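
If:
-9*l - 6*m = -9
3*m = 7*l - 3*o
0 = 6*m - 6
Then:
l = 1/3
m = 1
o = -2/9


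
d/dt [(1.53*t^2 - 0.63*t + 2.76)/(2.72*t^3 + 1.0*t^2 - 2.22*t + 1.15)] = (-4.1616*t^4 + 3.4272*t^3 - 25.2882*t^2 - 2.001*t + 5.4027)/(7.3984*t^6 + 5.44*t^5 - 11.0768*t^4 + 1.816*t^3 + 7.2284*t^2 - 5.106*t + 1.3225)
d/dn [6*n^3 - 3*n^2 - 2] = 6*n*(3*n - 1)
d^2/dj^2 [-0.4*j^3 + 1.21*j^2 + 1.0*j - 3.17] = 2.42 - 2.4*j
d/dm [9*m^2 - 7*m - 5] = 18*m - 7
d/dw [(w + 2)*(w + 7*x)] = 2*w + 7*x + 2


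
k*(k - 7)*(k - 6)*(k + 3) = k^4 - 10*k^3 + 3*k^2 + 126*k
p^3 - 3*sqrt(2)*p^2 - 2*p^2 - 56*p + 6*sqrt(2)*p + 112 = (p - 2)*(p - 7*sqrt(2))*(p + 4*sqrt(2))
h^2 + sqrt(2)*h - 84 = (h - 6*sqrt(2))*(h + 7*sqrt(2))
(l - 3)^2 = l^2 - 6*l + 9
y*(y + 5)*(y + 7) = y^3 + 12*y^2 + 35*y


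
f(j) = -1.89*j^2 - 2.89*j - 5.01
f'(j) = -3.78*j - 2.89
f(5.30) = -73.42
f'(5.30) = -22.92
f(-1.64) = -5.35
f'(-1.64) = 3.31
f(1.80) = -16.34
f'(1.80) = -9.69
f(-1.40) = -4.67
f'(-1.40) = 2.40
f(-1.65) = -5.39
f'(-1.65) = 3.35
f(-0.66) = -3.93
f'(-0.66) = -0.40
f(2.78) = -27.65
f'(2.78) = -13.40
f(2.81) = -28.05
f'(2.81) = -13.51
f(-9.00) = -132.09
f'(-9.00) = 31.13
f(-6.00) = -55.71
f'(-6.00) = 19.79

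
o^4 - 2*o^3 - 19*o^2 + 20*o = o*(o - 5)*(o - 1)*(o + 4)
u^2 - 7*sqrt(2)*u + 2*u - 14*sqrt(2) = (u + 2)*(u - 7*sqrt(2))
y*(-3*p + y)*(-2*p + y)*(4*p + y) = 24*p^3*y - 14*p^2*y^2 - p*y^3 + y^4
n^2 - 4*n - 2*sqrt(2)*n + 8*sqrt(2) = (n - 4)*(n - 2*sqrt(2))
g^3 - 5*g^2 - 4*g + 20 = (g - 5)*(g - 2)*(g + 2)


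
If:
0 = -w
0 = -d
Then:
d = 0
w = 0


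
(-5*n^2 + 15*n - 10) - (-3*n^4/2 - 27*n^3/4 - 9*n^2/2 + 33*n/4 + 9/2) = 3*n^4/2 + 27*n^3/4 - n^2/2 + 27*n/4 - 29/2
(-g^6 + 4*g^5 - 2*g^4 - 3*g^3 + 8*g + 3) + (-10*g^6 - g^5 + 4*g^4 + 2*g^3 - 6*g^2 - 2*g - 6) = -11*g^6 + 3*g^5 + 2*g^4 - g^3 - 6*g^2 + 6*g - 3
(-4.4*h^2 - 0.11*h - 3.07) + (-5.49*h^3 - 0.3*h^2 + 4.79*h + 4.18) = -5.49*h^3 - 4.7*h^2 + 4.68*h + 1.11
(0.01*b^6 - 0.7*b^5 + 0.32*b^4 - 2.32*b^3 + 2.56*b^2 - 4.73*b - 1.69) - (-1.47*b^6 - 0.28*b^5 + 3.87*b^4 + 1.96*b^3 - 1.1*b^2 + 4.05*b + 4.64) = 1.48*b^6 - 0.42*b^5 - 3.55*b^4 - 4.28*b^3 + 3.66*b^2 - 8.78*b - 6.33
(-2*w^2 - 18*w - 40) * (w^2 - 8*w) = -2*w^4 - 2*w^3 + 104*w^2 + 320*w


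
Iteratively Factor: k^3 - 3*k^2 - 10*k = (k)*(k^2 - 3*k - 10) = k*(k - 5)*(k + 2)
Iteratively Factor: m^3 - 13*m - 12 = (m - 4)*(m^2 + 4*m + 3) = (m - 4)*(m + 1)*(m + 3)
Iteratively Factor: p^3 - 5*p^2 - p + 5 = (p - 1)*(p^2 - 4*p - 5) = (p - 5)*(p - 1)*(p + 1)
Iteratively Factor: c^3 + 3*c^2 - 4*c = (c)*(c^2 + 3*c - 4) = c*(c - 1)*(c + 4)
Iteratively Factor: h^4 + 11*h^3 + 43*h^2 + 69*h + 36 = (h + 1)*(h^3 + 10*h^2 + 33*h + 36) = (h + 1)*(h + 3)*(h^2 + 7*h + 12) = (h + 1)*(h + 3)^2*(h + 4)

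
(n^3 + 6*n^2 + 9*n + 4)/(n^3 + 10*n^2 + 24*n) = (n^2 + 2*n + 1)/(n*(n + 6))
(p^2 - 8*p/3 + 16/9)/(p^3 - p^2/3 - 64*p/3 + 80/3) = (p - 4/3)/(p^2 + p - 20)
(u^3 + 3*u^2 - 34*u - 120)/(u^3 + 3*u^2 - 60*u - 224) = (u^2 - u - 30)/(u^2 - u - 56)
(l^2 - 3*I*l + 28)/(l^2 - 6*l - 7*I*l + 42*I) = (l + 4*I)/(l - 6)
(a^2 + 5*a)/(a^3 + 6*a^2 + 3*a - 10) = a/(a^2 + a - 2)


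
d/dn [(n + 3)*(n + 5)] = 2*n + 8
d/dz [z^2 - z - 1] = 2*z - 1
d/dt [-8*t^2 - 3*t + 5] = -16*t - 3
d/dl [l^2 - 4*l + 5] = 2*l - 4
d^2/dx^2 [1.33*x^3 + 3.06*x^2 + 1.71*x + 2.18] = 7.98*x + 6.12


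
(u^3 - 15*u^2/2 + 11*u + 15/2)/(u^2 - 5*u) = u - 5/2 - 3/(2*u)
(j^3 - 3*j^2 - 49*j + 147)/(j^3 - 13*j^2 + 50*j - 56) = (j^2 + 4*j - 21)/(j^2 - 6*j + 8)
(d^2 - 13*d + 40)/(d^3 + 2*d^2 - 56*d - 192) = (d - 5)/(d^2 + 10*d + 24)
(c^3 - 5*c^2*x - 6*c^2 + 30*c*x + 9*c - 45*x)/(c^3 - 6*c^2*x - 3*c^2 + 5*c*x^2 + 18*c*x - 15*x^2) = (3 - c)/(-c + x)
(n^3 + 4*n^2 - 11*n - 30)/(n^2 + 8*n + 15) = (n^2 - n - 6)/(n + 3)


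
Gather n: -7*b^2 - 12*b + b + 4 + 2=-7*b^2 - 11*b + 6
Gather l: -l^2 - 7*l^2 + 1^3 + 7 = 8 - 8*l^2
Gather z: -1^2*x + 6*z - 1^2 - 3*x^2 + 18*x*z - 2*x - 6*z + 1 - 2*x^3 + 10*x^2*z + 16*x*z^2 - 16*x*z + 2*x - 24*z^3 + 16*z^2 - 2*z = -2*x^3 - 3*x^2 - x - 24*z^3 + z^2*(16*x + 16) + z*(10*x^2 + 2*x - 2)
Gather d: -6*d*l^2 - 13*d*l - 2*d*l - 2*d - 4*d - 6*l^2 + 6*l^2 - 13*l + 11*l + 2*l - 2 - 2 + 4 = d*(-6*l^2 - 15*l - 6)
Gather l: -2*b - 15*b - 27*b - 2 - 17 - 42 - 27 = -44*b - 88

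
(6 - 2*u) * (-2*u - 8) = 4*u^2 + 4*u - 48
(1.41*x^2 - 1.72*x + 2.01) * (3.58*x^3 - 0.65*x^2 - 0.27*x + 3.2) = 5.0478*x^5 - 7.0741*x^4 + 7.9331*x^3 + 3.6699*x^2 - 6.0467*x + 6.432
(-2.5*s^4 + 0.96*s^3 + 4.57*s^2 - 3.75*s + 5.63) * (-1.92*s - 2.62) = 4.8*s^5 + 4.7068*s^4 - 11.2896*s^3 - 4.7734*s^2 - 0.984599999999999*s - 14.7506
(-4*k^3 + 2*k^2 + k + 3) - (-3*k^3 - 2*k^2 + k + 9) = -k^3 + 4*k^2 - 6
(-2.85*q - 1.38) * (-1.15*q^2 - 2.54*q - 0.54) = 3.2775*q^3 + 8.826*q^2 + 5.0442*q + 0.7452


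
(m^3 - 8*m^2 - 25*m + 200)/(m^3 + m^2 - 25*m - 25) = (m - 8)/(m + 1)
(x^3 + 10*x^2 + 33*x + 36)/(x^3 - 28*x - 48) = (x^2 + 6*x + 9)/(x^2 - 4*x - 12)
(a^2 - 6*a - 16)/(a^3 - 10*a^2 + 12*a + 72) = (a - 8)/(a^2 - 12*a + 36)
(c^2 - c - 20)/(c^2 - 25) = (c + 4)/(c + 5)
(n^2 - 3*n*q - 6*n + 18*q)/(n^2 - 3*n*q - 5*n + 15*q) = (n - 6)/(n - 5)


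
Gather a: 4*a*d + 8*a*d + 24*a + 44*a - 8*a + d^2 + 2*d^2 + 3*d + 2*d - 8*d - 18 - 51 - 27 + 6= a*(12*d + 60) + 3*d^2 - 3*d - 90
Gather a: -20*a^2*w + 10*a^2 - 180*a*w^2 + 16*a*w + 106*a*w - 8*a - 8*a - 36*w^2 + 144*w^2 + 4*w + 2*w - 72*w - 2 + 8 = a^2*(10 - 20*w) + a*(-180*w^2 + 122*w - 16) + 108*w^2 - 66*w + 6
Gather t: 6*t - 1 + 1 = 6*t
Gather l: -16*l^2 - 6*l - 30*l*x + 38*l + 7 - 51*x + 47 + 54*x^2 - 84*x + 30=-16*l^2 + l*(32 - 30*x) + 54*x^2 - 135*x + 84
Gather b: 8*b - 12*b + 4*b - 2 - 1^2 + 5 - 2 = 0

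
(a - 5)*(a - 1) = a^2 - 6*a + 5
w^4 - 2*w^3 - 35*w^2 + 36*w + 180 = (w - 6)*(w - 3)*(w + 2)*(w + 5)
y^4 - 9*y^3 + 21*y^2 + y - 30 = (y - 5)*(y - 3)*(y - 2)*(y + 1)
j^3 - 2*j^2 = j^2*(j - 2)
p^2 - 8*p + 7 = (p - 7)*(p - 1)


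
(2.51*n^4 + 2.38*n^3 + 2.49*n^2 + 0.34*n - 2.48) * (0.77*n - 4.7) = 1.9327*n^5 - 9.9644*n^4 - 9.2687*n^3 - 11.4412*n^2 - 3.5076*n + 11.656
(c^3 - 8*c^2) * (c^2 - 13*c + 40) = c^5 - 21*c^4 + 144*c^3 - 320*c^2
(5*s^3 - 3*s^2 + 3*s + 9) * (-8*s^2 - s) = -40*s^5 + 19*s^4 - 21*s^3 - 75*s^2 - 9*s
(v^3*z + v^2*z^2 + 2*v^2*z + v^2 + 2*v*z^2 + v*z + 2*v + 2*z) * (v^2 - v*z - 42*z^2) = v^5*z + 2*v^4*z + v^4 - 43*v^3*z^3 + 2*v^3 - 42*v^2*z^4 - 86*v^2*z^3 - 43*v^2*z^2 - 84*v*z^4 - 42*v*z^3 - 86*v*z^2 - 84*z^3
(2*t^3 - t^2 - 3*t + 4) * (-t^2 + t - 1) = -2*t^5 + 3*t^4 - 6*t^2 + 7*t - 4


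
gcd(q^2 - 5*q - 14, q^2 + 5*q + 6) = q + 2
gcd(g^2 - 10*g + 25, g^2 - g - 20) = g - 5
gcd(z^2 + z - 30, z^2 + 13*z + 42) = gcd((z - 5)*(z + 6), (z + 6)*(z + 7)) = z + 6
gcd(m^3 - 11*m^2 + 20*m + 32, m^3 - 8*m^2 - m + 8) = m^2 - 7*m - 8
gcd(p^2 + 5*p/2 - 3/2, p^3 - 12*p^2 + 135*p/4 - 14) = p - 1/2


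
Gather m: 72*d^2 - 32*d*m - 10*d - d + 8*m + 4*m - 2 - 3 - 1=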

▶ [Aim of the exercise]: Looking at the records above, return exactly the lines from the line with "h^2 + sqrt(2)*h" to the line with "(-4.4*h^2 - 0.11*h", both ends included.

▶ [Answer box]:
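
h^2 + sqrt(2)*h - 84 = (h - 6*sqrt(2))*(h + 7*sqrt(2))
(l - 3)^2 = l^2 - 6*l + 9
y*(y + 5)*(y + 7) = y^3 + 12*y^2 + 35*y


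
f(j) = -1.89*j^2 - 2.89*j - 5.01
f'(j) = -3.78*j - 2.89
f(5.30) = -73.42
f'(5.30) = -22.92
f(-1.64) = -5.35
f'(-1.64) = 3.31
f(1.80) = -16.34
f'(1.80) = -9.69
f(-1.40) = -4.67
f'(-1.40) = 2.40
f(-1.65) = -5.39
f'(-1.65) = 3.35
f(-0.66) = -3.93
f'(-0.66) = -0.40
f(2.78) = -27.65
f'(2.78) = -13.40
f(2.81) = -28.05
f'(2.81) = -13.51
f(-9.00) = -132.09
f'(-9.00) = 31.13
f(-6.00) = -55.71
f'(-6.00) = 19.79

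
o^4 - 2*o^3 - 19*o^2 + 20*o = o*(o - 5)*(o - 1)*(o + 4)
u^2 - 7*sqrt(2)*u + 2*u - 14*sqrt(2) = (u + 2)*(u - 7*sqrt(2))
y*(-3*p + y)*(-2*p + y)*(4*p + y) = 24*p^3*y - 14*p^2*y^2 - p*y^3 + y^4
n^2 - 4*n - 2*sqrt(2)*n + 8*sqrt(2) = (n - 4)*(n - 2*sqrt(2))
g^3 - 5*g^2 - 4*g + 20 = (g - 5)*(g - 2)*(g + 2)


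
If:
0 = -w
0 = -d
Then:
d = 0
w = 0


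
(-5*n^2 + 15*n - 10) - (-3*n^4/2 - 27*n^3/4 - 9*n^2/2 + 33*n/4 + 9/2) = 3*n^4/2 + 27*n^3/4 - n^2/2 + 27*n/4 - 29/2
(-g^6 + 4*g^5 - 2*g^4 - 3*g^3 + 8*g + 3) + (-10*g^6 - g^5 + 4*g^4 + 2*g^3 - 6*g^2 - 2*g - 6) = -11*g^6 + 3*g^5 + 2*g^4 - g^3 - 6*g^2 + 6*g - 3
(-4.4*h^2 - 0.11*h - 3.07) + (-5.49*h^3 - 0.3*h^2 + 4.79*h + 4.18) = -5.49*h^3 - 4.7*h^2 + 4.68*h + 1.11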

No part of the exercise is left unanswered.